Start of Block

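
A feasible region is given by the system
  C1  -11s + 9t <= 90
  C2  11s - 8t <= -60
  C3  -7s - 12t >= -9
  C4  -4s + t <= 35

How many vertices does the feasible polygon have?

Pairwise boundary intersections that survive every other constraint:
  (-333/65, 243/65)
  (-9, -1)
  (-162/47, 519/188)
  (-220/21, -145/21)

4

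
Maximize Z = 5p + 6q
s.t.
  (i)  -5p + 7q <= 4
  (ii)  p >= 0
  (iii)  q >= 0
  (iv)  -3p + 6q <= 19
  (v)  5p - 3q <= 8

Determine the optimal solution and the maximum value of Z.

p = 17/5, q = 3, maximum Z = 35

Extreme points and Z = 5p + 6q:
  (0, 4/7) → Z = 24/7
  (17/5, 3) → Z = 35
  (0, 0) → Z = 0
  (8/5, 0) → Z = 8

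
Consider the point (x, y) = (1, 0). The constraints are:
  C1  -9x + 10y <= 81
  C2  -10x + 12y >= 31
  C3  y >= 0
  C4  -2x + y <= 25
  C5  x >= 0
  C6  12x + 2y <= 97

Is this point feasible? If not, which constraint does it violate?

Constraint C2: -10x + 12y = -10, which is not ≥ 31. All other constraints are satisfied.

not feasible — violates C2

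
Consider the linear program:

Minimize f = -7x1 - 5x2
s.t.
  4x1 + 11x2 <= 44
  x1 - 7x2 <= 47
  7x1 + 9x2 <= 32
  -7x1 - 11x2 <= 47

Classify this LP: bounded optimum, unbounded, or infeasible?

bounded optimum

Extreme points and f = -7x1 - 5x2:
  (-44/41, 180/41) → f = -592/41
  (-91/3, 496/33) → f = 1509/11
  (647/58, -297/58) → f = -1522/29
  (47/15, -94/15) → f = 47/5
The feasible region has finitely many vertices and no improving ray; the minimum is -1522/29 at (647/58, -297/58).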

End of Block

> [WHAT IS EXPECTED]: Without skipping anything, transcribe every line above exactly.

> [SOLUTION TO THE PROBLEM]:
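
A feasible region is given by the system
  C1  -11s + 9t <= 90
  C2  11s - 8t <= -60
  C3  -7s - 12t >= -9
  C4  -4s + t <= 35

How many vertices does the feasible polygon have?

Pairwise boundary intersections that survive every other constraint:
  (-333/65, 243/65)
  (-9, -1)
  (-162/47, 519/188)
  (-220/21, -145/21)

4

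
Maximize Z = 5p + 6q
s.t.
  (i)  -5p + 7q <= 4
  (ii)  p >= 0
  (iii)  q >= 0
  (iv)  -3p + 6q <= 19
  (v)  5p - 3q <= 8

Determine the optimal solution and the maximum value of Z.

p = 17/5, q = 3, maximum Z = 35

Extreme points and Z = 5p + 6q:
  (0, 4/7) → Z = 24/7
  (17/5, 3) → Z = 35
  (0, 0) → Z = 0
  (8/5, 0) → Z = 8

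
Consider the point (x, y) = (1, 0). The constraints are:
  C1  -9x + 10y <= 81
  C2  -10x + 12y >= 31
  C3  y >= 0
  C4  -2x + y <= 25
  C5  x >= 0
  C6  12x + 2y <= 97

Is this point feasible? If not, which constraint does it violate?

Constraint C2: -10x + 12y = -10, which is not ≥ 31. All other constraints are satisfied.

not feasible — violates C2

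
Consider the linear program:

Minimize f = -7x1 - 5x2
s.t.
  4x1 + 11x2 <= 44
  x1 - 7x2 <= 47
  7x1 + 9x2 <= 32
  -7x1 - 11x2 <= 47

Classify this LP: bounded optimum, unbounded, or infeasible?

bounded optimum

Extreme points and f = -7x1 - 5x2:
  (-44/41, 180/41) → f = -592/41
  (-91/3, 496/33) → f = 1509/11
  (647/58, -297/58) → f = -1522/29
  (47/15, -94/15) → f = 47/5
The feasible region has finitely many vertices and no improving ray; the minimum is -1522/29 at (647/58, -297/58).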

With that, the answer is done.